_Directions:_ Every line of the data should be retyped with no difference from the original.

Stored data entries:
++++

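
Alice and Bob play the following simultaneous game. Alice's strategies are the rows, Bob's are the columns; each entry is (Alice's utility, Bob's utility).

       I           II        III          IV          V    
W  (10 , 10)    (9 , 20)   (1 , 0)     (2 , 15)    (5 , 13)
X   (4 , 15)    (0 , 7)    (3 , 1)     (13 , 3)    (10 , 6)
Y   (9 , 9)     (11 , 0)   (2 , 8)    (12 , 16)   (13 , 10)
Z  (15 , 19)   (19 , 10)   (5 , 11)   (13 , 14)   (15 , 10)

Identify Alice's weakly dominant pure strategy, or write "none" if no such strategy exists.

Z

Z vs W: I: 15>10, II: 19>9, III: 5>1, IV: 13>2, V: 15>5.
Z vs X: I: 15>4, II: 19>0, III: 5>3, IV: 13=13, V: 15>10.
Z vs Y: I: 15>9, II: 19>11, III: 5>2, IV: 13>12, V: 15>13.
Z is at least as good as every other strategy against every opponent action, so it is weakly dominant.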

++++

_Task solution:_
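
Alice and Bob play the following simultaneous game. Alice's strategies are the rows, Bob's are the columns; each entry is (Alice's utility, Bob's utility).

       I           II        III          IV          V    
W  (10 , 10)    (9 , 20)   (1 , 0)     (2 , 15)    (5 , 13)
X   (4 , 15)    (0 , 7)    (3 , 1)     (13 , 3)    (10 , 6)
Y   (9 , 9)     (11 , 0)   (2 , 8)    (12 , 16)   (13 , 10)
Z  (15 , 19)   (19 , 10)   (5 , 11)   (13 , 14)   (15 , 10)

Identify Alice's weakly dominant pure strategy, or write "none" if no such strategy exists.

Z

Z vs W: I: 15>10, II: 19>9, III: 5>1, IV: 13>2, V: 15>5.
Z vs X: I: 15>4, II: 19>0, III: 5>3, IV: 13=13, V: 15>10.
Z vs Y: I: 15>9, II: 19>11, III: 5>2, IV: 13>12, V: 15>13.
Z is at least as good as every other strategy against every opponent action, so it is weakly dominant.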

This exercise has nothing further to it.